Stored dataset items:
***
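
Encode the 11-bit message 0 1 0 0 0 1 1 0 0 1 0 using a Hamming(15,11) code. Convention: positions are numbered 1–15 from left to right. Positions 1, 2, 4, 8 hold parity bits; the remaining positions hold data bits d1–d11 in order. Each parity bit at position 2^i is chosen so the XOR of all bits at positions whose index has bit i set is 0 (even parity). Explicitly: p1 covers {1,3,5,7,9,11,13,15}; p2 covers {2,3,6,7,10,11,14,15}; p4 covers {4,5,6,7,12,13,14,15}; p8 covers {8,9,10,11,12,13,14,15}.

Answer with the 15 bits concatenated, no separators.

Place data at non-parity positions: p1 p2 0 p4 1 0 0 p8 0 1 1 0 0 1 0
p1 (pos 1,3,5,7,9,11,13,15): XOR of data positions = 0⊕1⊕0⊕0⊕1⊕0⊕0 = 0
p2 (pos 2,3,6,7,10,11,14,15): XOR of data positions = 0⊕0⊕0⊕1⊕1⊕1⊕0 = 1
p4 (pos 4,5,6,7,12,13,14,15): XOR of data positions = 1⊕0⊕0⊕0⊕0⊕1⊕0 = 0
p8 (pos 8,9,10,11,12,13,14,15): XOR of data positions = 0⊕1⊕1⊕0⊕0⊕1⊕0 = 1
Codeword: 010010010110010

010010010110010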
***
The data are to be transcribed in full, exactly as given.

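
Encode the 11-bit message 0 1 0 0 0 1 1 0 0 1 0 using a Hamming(15,11) code. Convention: positions are numbered 1–15 from left to right. Positions 1, 2, 4, 8 hold parity bits; the remaining positions hold data bits d1–d11 in order. Each parity bit at position 2^i is chosen so the XOR of all bits at positions whose index has bit i set is 0 (even parity). Explicitly: p1 covers {1,3,5,7,9,11,13,15}; p2 covers {2,3,6,7,10,11,14,15}; p4 covers {4,5,6,7,12,13,14,15}; p8 covers {8,9,10,11,12,13,14,15}.

Answer with the 15 bits concatenated, no separators.

Place data at non-parity positions: p1 p2 0 p4 1 0 0 p8 0 1 1 0 0 1 0
p1 (pos 1,3,5,7,9,11,13,15): XOR of data positions = 0⊕1⊕0⊕0⊕1⊕0⊕0 = 0
p2 (pos 2,3,6,7,10,11,14,15): XOR of data positions = 0⊕0⊕0⊕1⊕1⊕1⊕0 = 1
p4 (pos 4,5,6,7,12,13,14,15): XOR of data positions = 1⊕0⊕0⊕0⊕0⊕1⊕0 = 0
p8 (pos 8,9,10,11,12,13,14,15): XOR of data positions = 0⊕1⊕1⊕0⊕0⊕1⊕0 = 1
Codeword: 010010010110010

010010010110010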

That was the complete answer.